_Assignment_
Set down the records that follow in full and without changes.

--------

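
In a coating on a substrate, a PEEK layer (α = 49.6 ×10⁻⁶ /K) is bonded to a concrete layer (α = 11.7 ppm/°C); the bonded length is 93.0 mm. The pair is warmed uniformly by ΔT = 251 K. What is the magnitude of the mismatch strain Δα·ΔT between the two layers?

9.51×10⁻³

Δα = |49.6 − 11.7|×10⁻⁶/K = 37.9×10⁻⁶/K.
Mismatch strain = Δα·ΔT = 37.9×10⁻⁶ × 251.0 = 9.51×10⁻³.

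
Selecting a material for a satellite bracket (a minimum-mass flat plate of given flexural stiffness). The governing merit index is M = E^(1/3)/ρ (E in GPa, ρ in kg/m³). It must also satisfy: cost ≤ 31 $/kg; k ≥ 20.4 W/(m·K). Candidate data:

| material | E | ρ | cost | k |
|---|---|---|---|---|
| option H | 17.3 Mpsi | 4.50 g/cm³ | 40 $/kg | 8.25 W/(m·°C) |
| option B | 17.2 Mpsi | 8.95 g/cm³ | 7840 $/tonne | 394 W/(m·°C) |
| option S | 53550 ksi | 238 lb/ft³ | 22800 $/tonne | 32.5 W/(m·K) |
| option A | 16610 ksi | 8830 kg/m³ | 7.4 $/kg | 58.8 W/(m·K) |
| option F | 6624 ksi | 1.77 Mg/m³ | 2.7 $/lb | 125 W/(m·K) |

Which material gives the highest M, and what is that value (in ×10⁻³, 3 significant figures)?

Screen on constraints: cost ≤ 31 $/kg; k ≥ 20.4 W/(m·K). Survivors: option B, option S, option A, option F.
Convert each candidate to consistent units, then evaluate M:
  option B: E = 118.6 GPa, ρ = 8950 kg/m³
  option S: E = 369.2 GPa, ρ = 3812 kg/m³
  option A: E = 114.5 GPa, ρ = 8830 kg/m³
  option F: E = 45.67 GPa, ρ = 1770 kg/m³
  option F: M = 2.02×10⁻³
  option S: M = 1.88×10⁻³
  option A: M = 0.550×10⁻³
  option B: M = 0.549×10⁻³
Option F has the largest M.

option F, M = 2.02×10⁻³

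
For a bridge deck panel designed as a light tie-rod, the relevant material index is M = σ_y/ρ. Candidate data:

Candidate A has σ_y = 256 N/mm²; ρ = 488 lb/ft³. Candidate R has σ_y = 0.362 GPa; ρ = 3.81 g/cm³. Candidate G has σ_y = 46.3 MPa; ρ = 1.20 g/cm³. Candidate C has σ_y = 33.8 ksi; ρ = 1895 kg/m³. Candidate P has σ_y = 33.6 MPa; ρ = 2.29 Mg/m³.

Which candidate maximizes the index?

candidate C

In SI units:
  candidate A: σ_y = 256.0 MPa, ρ = 7817 kg/m³
  candidate R: σ_y = 362.0 MPa, ρ = 3810 kg/m³
  candidate G: σ_y = 46.30 MPa, ρ = 1200 kg/m³
  candidate C: σ_y = 233.0 MPa, ρ = 1895 kg/m³
  candidate P: σ_y = 33.60 MPa, ρ = 2290 kg/m³
  candidate C: M = 123 kN·m/kg
  candidate R: M = 95.0 kN·m/kg
  candidate G: M = 38.6 kN·m/kg
  candidate A: M = 32.7 kN·m/kg
  candidate P: M = 14.7 kN·m/kg
Highest index: candidate C.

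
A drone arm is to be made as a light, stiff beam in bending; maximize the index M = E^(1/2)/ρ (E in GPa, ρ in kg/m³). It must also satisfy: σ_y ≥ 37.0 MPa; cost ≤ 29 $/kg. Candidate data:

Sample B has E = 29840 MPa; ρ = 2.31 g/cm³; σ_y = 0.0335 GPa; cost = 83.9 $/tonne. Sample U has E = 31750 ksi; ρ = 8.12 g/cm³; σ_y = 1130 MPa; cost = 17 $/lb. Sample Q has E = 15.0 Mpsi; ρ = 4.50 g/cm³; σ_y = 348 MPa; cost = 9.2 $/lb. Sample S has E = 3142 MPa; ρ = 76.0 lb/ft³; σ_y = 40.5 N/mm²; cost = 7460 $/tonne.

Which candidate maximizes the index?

sample Q

Screen on constraints: σ_y ≥ 37.0 MPa; cost ≤ 29 $/kg. Survivors: sample Q, sample S.
Putting every candidate on a common basis:
  sample Q: E = 103.4 GPa, ρ = 4500 kg/m³
  sample S: E = 3.142 GPa, ρ = 1217 kg/m³
  sample Q: M = 2.26×10⁻³
  sample S: M = 1.46×10⁻³
Sample Q ranks first.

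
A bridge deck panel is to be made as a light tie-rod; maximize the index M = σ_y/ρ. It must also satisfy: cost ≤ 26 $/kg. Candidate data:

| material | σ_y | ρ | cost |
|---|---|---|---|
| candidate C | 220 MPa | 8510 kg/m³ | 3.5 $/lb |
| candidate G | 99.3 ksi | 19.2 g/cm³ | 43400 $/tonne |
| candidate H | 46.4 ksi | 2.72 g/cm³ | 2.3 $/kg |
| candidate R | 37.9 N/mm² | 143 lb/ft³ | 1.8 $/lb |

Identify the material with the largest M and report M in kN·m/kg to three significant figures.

Screen on constraints: cost ≤ 26 $/kg. Survivors: candidate C, candidate H, candidate R.
In SI units:
  candidate C: σ_y = 220.0 MPa, ρ = 8510 kg/m³
  candidate H: σ_y = 319.9 MPa, ρ = 2720 kg/m³
  candidate R: σ_y = 37.90 MPa, ρ = 2291 kg/m³
  candidate H: M = 118 kN·m/kg
  candidate C: M = 25.9 kN·m/kg
  candidate R: M = 16.5 kN·m/kg
The maximum is for candidate H.

candidate H, M = 118 kN·m/kg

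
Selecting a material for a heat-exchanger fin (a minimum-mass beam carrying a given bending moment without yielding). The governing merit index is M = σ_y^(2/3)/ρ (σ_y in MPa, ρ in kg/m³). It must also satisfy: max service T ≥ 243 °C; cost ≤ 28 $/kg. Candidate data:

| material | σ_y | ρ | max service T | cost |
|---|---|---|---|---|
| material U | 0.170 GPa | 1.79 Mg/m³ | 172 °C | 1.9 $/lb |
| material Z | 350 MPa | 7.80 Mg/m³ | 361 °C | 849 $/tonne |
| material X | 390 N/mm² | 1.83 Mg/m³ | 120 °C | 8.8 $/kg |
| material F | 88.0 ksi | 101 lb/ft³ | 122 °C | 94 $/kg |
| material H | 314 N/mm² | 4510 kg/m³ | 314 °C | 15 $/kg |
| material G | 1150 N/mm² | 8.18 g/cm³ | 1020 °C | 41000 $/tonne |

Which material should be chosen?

material H

Screen on constraints: max service T ≥ 243 °C; cost ≤ 28 $/kg. Survivors: material Z, material H.
Normalizing units and computing the index:
  material Z: σ_y = 350.0 MPa, ρ = 7800 kg/m³
  material H: σ_y = 314.0 MPa, ρ = 4510 kg/m³
  material H: M = 10.2×10⁻³
  material Z: M = 6.37×10⁻³
Highest index: material H.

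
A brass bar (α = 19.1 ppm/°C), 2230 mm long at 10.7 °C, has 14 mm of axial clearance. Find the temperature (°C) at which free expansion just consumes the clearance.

339 °C

α·L₀·ΔT = 14.0 mm ⇒ ΔT = 14.0 / (19.1×10⁻⁶ × 2230.0) = 328.7 K.
T = 10.7 + 328.7 = 339.4 °C.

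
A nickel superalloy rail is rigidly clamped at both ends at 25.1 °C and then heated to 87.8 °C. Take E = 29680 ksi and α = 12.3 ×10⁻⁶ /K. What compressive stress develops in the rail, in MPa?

158 MPa

E = 29680 ksi = 204.6 GPa.
ΔT = 62.70 K. Constrained thermal stress σ = E·α·ΔT = 204.6×10³ MPa × 12.3×10⁻⁶ × 62.70 = 158 MPa (compressive).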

--------

_Response to the exercise_
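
In a coating on a substrate, a PEEK layer (α = 49.6 ×10⁻⁶ /K) is bonded to a concrete layer (α = 11.7 ppm/°C); the bonded length is 93.0 mm. The pair is warmed uniformly by ΔT = 251 K. What is the magnitude of the mismatch strain Δα·ΔT between the two layers?

9.51×10⁻³

Δα = |49.6 − 11.7|×10⁻⁶/K = 37.9×10⁻⁶/K.
Mismatch strain = Δα·ΔT = 37.9×10⁻⁶ × 251.0 = 9.51×10⁻³.

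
Selecting a material for a satellite bracket (a minimum-mass flat plate of given flexural stiffness). The governing merit index is M = E^(1/3)/ρ (E in GPa, ρ in kg/m³). It must also satisfy: cost ≤ 31 $/kg; k ≥ 20.4 W/(m·K). Candidate data:

| material | E | ρ | cost | k |
|---|---|---|---|---|
| option H | 17.3 Mpsi | 4.50 g/cm³ | 40 $/kg | 8.25 W/(m·°C) |
| option B | 17.2 Mpsi | 8.95 g/cm³ | 7840 $/tonne | 394 W/(m·°C) |
| option S | 53550 ksi | 238 lb/ft³ | 22800 $/tonne | 32.5 W/(m·K) |
| option A | 16610 ksi | 8830 kg/m³ | 7.4 $/kg | 58.8 W/(m·K) |
| option F | 6624 ksi | 1.77 Mg/m³ | 2.7 $/lb | 125 W/(m·K) |

Which material gives the highest M, and what is that value (in ×10⁻³, 3 significant figures)?

Screen on constraints: cost ≤ 31 $/kg; k ≥ 20.4 W/(m·K). Survivors: option B, option S, option A, option F.
Convert each candidate to consistent units, then evaluate M:
  option B: E = 118.6 GPa, ρ = 8950 kg/m³
  option S: E = 369.2 GPa, ρ = 3812 kg/m³
  option A: E = 114.5 GPa, ρ = 8830 kg/m³
  option F: E = 45.67 GPa, ρ = 1770 kg/m³
  option F: M = 2.02×10⁻³
  option S: M = 1.88×10⁻³
  option A: M = 0.550×10⁻³
  option B: M = 0.549×10⁻³
Option F has the largest M.

option F, M = 2.02×10⁻³

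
For a bridge deck panel designed as a light tie-rod, the relevant material index is M = σ_y/ρ. Candidate data:

Candidate A has σ_y = 256 N/mm²; ρ = 488 lb/ft³. Candidate R has σ_y = 0.362 GPa; ρ = 3.81 g/cm³. Candidate G has σ_y = 46.3 MPa; ρ = 1.20 g/cm³. Candidate C has σ_y = 33.8 ksi; ρ = 1895 kg/m³. Candidate P has σ_y = 33.6 MPa; ρ = 2.29 Mg/m³.

Which candidate maximizes the index?

candidate C

In SI units:
  candidate A: σ_y = 256.0 MPa, ρ = 7817 kg/m³
  candidate R: σ_y = 362.0 MPa, ρ = 3810 kg/m³
  candidate G: σ_y = 46.30 MPa, ρ = 1200 kg/m³
  candidate C: σ_y = 233.0 MPa, ρ = 1895 kg/m³
  candidate P: σ_y = 33.60 MPa, ρ = 2290 kg/m³
  candidate C: M = 123 kN·m/kg
  candidate R: M = 95.0 kN·m/kg
  candidate G: M = 38.6 kN·m/kg
  candidate A: M = 32.7 kN·m/kg
  candidate P: M = 14.7 kN·m/kg
Highest index: candidate C.

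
A drone arm is to be made as a light, stiff beam in bending; maximize the index M = E^(1/2)/ρ (E in GPa, ρ in kg/m³). It must also satisfy: σ_y ≥ 37.0 MPa; cost ≤ 29 $/kg. Candidate data:

Sample B has E = 29840 MPa; ρ = 2.31 g/cm³; σ_y = 0.0335 GPa; cost = 83.9 $/tonne. Sample U has E = 31750 ksi; ρ = 8.12 g/cm³; σ_y = 1130 MPa; cost = 17 $/lb. Sample Q has E = 15.0 Mpsi; ρ = 4.50 g/cm³; σ_y = 348 MPa; cost = 9.2 $/lb. Sample S has E = 3142 MPa; ρ = 76.0 lb/ft³; σ_y = 40.5 N/mm²; cost = 7460 $/tonne.

Which candidate maximizes the index?

sample Q

Screen on constraints: σ_y ≥ 37.0 MPa; cost ≤ 29 $/kg. Survivors: sample Q, sample S.
Putting every candidate on a common basis:
  sample Q: E = 103.4 GPa, ρ = 4500 kg/m³
  sample S: E = 3.142 GPa, ρ = 1217 kg/m³
  sample Q: M = 2.26×10⁻³
  sample S: M = 1.46×10⁻³
Sample Q ranks first.

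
A bridge deck panel is to be made as a light tie-rod; maximize the index M = σ_y/ρ. It must also satisfy: cost ≤ 26 $/kg. Candidate data:

| material | σ_y | ρ | cost |
|---|---|---|---|
| candidate C | 220 MPa | 8510 kg/m³ | 3.5 $/lb |
| candidate G | 99.3 ksi | 19.2 g/cm³ | 43400 $/tonne |
| candidate H | 46.4 ksi | 2.72 g/cm³ | 2.3 $/kg |
| candidate R | 37.9 N/mm² | 143 lb/ft³ | 1.8 $/lb |

Identify the material with the largest M and report M in kN·m/kg to three significant figures.

Screen on constraints: cost ≤ 26 $/kg. Survivors: candidate C, candidate H, candidate R.
In SI units:
  candidate C: σ_y = 220.0 MPa, ρ = 8510 kg/m³
  candidate H: σ_y = 319.9 MPa, ρ = 2720 kg/m³
  candidate R: σ_y = 37.90 MPa, ρ = 2291 kg/m³
  candidate H: M = 118 kN·m/kg
  candidate C: M = 25.9 kN·m/kg
  candidate R: M = 16.5 kN·m/kg
The maximum is for candidate H.

candidate H, M = 118 kN·m/kg

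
Selecting a material for a heat-exchanger fin (a minimum-mass beam carrying a given bending moment without yielding). The governing merit index is M = σ_y^(2/3)/ρ (σ_y in MPa, ρ in kg/m³). It must also satisfy: max service T ≥ 243 °C; cost ≤ 28 $/kg. Candidate data:

| material | σ_y | ρ | max service T | cost |
|---|---|---|---|---|
| material U | 0.170 GPa | 1.79 Mg/m³ | 172 °C | 1.9 $/lb |
| material Z | 350 MPa | 7.80 Mg/m³ | 361 °C | 849 $/tonne |
| material X | 390 N/mm² | 1.83 Mg/m³ | 120 °C | 8.8 $/kg |
| material F | 88.0 ksi | 101 lb/ft³ | 122 °C | 94 $/kg |
| material H | 314 N/mm² | 4510 kg/m³ | 314 °C | 15 $/kg |
| material G | 1150 N/mm² | 8.18 g/cm³ | 1020 °C | 41000 $/tonne |

Which material should be chosen?

material H

Screen on constraints: max service T ≥ 243 °C; cost ≤ 28 $/kg. Survivors: material Z, material H.
Normalizing units and computing the index:
  material Z: σ_y = 350.0 MPa, ρ = 7800 kg/m³
  material H: σ_y = 314.0 MPa, ρ = 4510 kg/m³
  material H: M = 10.2×10⁻³
  material Z: M = 6.37×10⁻³
Highest index: material H.

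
A brass bar (α = 19.1 ppm/°C), 2230 mm long at 10.7 °C, has 14 mm of axial clearance. Find the temperature (°C) at which free expansion just consumes the clearance.

339 °C

α·L₀·ΔT = 14.0 mm ⇒ ΔT = 14.0 / (19.1×10⁻⁶ × 2230.0) = 328.7 K.
T = 10.7 + 328.7 = 339.4 °C.

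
A nickel superalloy rail is rigidly clamped at both ends at 25.1 °C and then heated to 87.8 °C. Take E = 29680 ksi and α = 12.3 ×10⁻⁶ /K. What compressive stress develops in the rail, in MPa?

158 MPa

E = 29680 ksi = 204.6 GPa.
ΔT = 62.70 K. Constrained thermal stress σ = E·α·ΔT = 204.6×10³ MPa × 12.3×10⁻⁶ × 62.70 = 158 MPa (compressive).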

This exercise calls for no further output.